## WHAT TO DO
Produce as output only the lines below starting at the line with "h := h mod 3" and continuing through the line with "B3: the branch condition on line 8", each one exactly as written.

## GIVEN DATA
^^^^^^^^^^^^^^^^
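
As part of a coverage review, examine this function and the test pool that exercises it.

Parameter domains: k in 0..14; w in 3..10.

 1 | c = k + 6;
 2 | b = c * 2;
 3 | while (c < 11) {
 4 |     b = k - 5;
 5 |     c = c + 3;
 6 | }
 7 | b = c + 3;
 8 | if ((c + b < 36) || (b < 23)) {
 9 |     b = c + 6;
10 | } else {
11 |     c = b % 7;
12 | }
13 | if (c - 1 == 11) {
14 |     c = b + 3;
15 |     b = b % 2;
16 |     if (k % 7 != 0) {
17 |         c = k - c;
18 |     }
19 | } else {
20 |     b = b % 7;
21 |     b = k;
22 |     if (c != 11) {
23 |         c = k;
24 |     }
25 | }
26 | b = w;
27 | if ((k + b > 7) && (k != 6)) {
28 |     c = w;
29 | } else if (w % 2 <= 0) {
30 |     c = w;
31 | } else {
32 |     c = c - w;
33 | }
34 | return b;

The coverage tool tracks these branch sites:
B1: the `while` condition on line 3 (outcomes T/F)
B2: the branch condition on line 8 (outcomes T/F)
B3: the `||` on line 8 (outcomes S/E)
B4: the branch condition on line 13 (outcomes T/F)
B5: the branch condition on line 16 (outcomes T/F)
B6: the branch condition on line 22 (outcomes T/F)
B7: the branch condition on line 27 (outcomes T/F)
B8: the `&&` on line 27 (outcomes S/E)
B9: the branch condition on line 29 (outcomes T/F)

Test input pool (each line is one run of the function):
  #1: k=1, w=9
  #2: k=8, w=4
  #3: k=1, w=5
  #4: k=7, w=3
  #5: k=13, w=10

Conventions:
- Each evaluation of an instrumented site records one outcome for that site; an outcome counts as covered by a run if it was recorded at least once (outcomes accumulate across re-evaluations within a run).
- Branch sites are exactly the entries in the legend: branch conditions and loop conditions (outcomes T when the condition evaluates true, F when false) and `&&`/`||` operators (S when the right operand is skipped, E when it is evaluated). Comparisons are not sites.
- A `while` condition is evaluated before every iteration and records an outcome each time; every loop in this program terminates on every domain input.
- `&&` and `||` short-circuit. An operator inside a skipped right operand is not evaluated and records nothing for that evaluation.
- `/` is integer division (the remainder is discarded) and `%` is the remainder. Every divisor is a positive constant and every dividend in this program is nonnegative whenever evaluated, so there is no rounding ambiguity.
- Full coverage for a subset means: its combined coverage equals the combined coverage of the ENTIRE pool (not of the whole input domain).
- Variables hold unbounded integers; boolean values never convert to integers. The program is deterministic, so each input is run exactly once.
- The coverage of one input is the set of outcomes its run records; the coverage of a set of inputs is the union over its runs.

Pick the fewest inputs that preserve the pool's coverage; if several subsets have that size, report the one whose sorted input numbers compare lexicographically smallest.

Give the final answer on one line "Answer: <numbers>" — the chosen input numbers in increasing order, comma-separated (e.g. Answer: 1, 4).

input #1, k=1, w=9: outcomes B1=T, B1=F, B2=T, B3=S, B4=F, B6=T, B7=T, B8=E
input #2, k=8, w=4: outcomes B1=F, B2=T, B3=S, B4=F, B6=T, B7=T, B8=E
input #3, k=1, w=5: outcomes B1=T, B1=F, B2=T, B3=S, B4=F, B6=T, B7=F, B8=S, B9=F
input #4, k=7, w=3: outcomes B1=F, B2=T, B3=S, B4=F, B6=T, B7=T, B8=E
input #5, k=13, w=10: outcomes B1=F, B2=T, B3=E, B4=F, B6=T, B7=T, B8=E
pool-wide coverage (12 outcomes): B1=T, B1=F, B2=T, B3=S, B3=E, B4=F, B6=T, B7=T, B7=F, B8=S, B8=E, B9=F
no size-1 subset reaches all 12 outcomes (best union: 9/12)
at size 2, {3, 5} reaches all 12 outcomes; every lexicographically earlier size-2 subset fails

Answer: 3, 5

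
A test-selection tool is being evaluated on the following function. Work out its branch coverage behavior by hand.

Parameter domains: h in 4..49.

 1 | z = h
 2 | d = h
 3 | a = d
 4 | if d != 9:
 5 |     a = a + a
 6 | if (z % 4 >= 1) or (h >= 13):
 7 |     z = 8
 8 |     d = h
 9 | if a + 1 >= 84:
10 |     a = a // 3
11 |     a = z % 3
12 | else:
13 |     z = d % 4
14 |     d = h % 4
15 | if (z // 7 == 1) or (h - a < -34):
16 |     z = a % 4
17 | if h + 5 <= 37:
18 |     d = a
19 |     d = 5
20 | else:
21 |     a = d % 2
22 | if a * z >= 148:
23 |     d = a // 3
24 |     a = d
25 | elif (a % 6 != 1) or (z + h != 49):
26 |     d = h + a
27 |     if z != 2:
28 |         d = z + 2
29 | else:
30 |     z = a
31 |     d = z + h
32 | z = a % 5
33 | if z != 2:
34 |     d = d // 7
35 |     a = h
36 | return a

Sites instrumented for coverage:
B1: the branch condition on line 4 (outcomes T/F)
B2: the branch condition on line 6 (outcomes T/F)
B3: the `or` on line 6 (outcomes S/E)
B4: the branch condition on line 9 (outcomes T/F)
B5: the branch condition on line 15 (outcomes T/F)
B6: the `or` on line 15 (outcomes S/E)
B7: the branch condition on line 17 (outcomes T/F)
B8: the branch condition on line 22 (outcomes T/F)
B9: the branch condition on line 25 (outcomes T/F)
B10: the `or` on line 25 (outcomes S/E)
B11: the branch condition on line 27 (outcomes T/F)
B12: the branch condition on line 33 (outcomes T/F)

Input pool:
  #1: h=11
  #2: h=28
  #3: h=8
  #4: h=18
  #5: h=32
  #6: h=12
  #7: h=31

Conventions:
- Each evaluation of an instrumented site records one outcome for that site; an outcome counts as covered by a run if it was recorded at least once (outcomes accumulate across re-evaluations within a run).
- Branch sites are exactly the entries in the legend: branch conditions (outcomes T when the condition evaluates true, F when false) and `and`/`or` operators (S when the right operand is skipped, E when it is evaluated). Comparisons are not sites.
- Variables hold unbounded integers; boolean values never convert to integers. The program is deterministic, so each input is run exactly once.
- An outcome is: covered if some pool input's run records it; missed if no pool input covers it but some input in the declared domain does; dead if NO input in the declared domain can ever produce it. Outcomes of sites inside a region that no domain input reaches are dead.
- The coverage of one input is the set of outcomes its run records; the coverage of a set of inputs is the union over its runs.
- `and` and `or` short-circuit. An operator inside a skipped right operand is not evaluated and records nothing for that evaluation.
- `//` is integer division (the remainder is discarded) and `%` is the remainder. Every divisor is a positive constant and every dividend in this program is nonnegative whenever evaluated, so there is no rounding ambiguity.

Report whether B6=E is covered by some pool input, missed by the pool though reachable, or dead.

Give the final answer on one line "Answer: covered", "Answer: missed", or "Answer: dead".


B6=E is recorded by pool input(s) 1, 2, 3, 4, 5, 6, 7 -> covered
Answer: covered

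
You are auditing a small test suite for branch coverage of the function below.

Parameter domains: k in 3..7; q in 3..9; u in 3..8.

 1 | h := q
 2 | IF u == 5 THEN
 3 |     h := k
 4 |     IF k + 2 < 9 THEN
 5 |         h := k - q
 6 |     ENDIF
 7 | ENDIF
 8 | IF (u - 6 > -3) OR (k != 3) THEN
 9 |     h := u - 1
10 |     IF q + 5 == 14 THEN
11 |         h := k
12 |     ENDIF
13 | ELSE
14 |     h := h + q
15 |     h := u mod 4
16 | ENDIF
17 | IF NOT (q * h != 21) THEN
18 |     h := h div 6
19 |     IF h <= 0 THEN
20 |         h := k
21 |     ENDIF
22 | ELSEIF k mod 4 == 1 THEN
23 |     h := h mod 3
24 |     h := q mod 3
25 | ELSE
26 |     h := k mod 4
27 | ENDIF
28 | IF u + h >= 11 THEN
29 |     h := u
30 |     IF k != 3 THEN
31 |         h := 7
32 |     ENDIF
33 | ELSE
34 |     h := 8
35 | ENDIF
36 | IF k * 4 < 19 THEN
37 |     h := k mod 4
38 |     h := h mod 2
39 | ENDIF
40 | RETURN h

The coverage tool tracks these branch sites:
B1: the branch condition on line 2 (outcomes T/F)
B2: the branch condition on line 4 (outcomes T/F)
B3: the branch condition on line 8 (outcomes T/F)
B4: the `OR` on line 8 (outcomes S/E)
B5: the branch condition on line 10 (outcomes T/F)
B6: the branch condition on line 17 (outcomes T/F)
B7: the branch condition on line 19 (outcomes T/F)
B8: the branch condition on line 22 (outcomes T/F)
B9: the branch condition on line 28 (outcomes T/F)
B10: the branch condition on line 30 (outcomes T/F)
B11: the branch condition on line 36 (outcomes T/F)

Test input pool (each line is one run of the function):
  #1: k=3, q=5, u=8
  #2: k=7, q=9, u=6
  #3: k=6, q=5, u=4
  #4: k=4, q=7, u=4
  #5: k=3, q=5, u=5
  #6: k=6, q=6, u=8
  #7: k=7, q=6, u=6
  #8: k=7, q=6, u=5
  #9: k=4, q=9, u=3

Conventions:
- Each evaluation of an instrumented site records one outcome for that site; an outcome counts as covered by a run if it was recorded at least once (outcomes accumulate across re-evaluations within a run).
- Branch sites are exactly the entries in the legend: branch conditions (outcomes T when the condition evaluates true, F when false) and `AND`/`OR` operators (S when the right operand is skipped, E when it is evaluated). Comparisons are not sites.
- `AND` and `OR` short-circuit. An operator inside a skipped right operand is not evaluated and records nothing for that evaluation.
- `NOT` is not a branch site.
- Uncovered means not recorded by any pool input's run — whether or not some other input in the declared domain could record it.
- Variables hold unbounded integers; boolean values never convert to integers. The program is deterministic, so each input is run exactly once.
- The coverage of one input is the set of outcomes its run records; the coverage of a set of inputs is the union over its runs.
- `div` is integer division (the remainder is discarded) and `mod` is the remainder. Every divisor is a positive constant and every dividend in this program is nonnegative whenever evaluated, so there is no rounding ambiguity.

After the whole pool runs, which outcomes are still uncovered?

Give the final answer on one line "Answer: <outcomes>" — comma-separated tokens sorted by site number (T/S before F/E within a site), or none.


run #1 (k=3, q=5, u=8) records B1=F, B3=T, B4=S, B5=F, B6=F, B8=F, B9=T, B10=F, B11=T
run #2 (k=7, q=9, u=6) records B1=F, B3=T, B4=S, B5=T, B6=F, B8=F, B9=F, B11=F
run #3 (k=6, q=5, u=4) records B1=F, B3=T, B4=S, B5=F, B6=F, B8=F, B9=F, B11=F
run #4 (k=4, q=7, u=4) records B1=F, B3=T, B4=S, B5=F, B6=T, B7=T, B9=F, B11=T
run #5 (k=3, q=5, u=5) records B1=T, B2=T, B3=T, B4=S, B5=F, B6=F, B8=F, B9=F, B11=T
run #6 (k=6, q=6, u=8) records B1=F, B3=T, B4=S, B5=F, B6=F, B8=F, B9=F, B11=F
run #7 (k=7, q=6, u=6) records B1=F, B3=T, B4=S, B5=F, B6=F, B8=F, B9=F, B11=F
run #8 (k=7, q=6, u=5) records B1=T, B2=F, B3=T, B4=S, B5=F, B6=F, B8=F, B9=F, B11=F
run #9 (k=4, q=9, u=3) records B1=F, B3=T, B4=E, B5=T, B6=F, B8=F, B9=F, B11=T
union over the pool: B1=T, B1=F, B2=T, B2=F, B3=T, B4=S, B4=E, B5=T, B5=F, B6=T, B6=F, B7=T, B8=F, B9=T, B9=F, B10=F, B11=T, B11=F
uncovered (4 of 22): B3=F, B7=F, B8=T, B10=T
Answer: B3=F, B7=F, B8=T, B10=T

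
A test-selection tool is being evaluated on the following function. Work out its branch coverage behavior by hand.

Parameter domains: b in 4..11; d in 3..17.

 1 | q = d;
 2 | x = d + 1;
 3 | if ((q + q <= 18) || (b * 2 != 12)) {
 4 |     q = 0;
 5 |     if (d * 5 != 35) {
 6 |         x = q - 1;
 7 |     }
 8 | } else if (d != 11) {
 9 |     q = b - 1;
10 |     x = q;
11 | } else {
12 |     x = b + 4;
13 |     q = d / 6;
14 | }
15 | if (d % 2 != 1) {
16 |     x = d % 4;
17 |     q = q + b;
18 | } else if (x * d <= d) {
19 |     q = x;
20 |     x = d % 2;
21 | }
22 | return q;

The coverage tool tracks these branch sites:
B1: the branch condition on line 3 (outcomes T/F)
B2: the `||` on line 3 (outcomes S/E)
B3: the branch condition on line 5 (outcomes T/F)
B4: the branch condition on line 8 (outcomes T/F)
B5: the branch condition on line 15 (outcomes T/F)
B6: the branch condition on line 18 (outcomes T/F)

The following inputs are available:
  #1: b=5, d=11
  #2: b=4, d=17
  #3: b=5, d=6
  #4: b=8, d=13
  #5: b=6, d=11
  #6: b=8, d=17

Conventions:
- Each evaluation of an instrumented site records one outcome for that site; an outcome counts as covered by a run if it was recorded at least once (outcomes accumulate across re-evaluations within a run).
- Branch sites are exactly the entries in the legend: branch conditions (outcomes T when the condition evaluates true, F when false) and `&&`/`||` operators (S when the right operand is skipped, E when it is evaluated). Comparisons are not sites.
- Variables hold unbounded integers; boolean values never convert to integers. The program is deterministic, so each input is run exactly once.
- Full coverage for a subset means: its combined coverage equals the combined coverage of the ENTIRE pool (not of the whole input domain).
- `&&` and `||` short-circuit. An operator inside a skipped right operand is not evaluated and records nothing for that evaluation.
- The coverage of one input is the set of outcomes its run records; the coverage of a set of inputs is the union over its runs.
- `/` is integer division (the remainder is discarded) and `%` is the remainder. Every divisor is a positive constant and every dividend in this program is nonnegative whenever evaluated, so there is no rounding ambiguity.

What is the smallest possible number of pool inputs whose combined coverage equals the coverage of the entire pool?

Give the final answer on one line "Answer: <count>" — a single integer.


run #1 (b=5, d=11) records B1=T, B2=E, B3=T, B5=F, B6=T
run #2 (b=4, d=17) records B1=T, B2=E, B3=T, B5=F, B6=T
run #3 (b=5, d=6) records B1=T, B2=S, B3=T, B5=T
run #4 (b=8, d=13) records B1=T, B2=E, B3=T, B5=F, B6=T
run #5 (b=6, d=11) records B1=F, B2=E, B4=F, B5=F, B6=F
run #6 (b=8, d=17) records B1=T, B2=E, B3=T, B5=F, B6=T
the full pool covers 10 outcomes: B1=T, B1=F, B2=S, B2=E, B3=T, B4=F, B5=T, B5=F, B6=T, B6=F
checked all size-1 subsets: none covers 10 outcomes (max 5/10)
checked all size-2 subsets: none covers 10 outcomes (max 9/10)
at size 3, {1, 3, 5} reaches all 10 outcomes; every lexicographically earlier size-3 subset fails
Answer: 3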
^^^^^^^^^^^^^^^^
## RESULT FOR THIS EXERCISE
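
23 |     h := h mod 3
24 |     h := q mod 3
25 | ELSE
26 |     h := k mod 4
27 | ENDIF
28 | IF u + h >= 11 THEN
29 |     h := u
30 |     IF k != 3 THEN
31 |         h := 7
32 |     ENDIF
33 | ELSE
34 |     h := 8
35 | ENDIF
36 | IF k * 4 < 19 THEN
37 |     h := k mod 4
38 |     h := h mod 2
39 | ENDIF
40 | RETURN h

The coverage tool tracks these branch sites:
B1: the branch condition on line 2 (outcomes T/F)
B2: the branch condition on line 4 (outcomes T/F)
B3: the branch condition on line 8 (outcomes T/F)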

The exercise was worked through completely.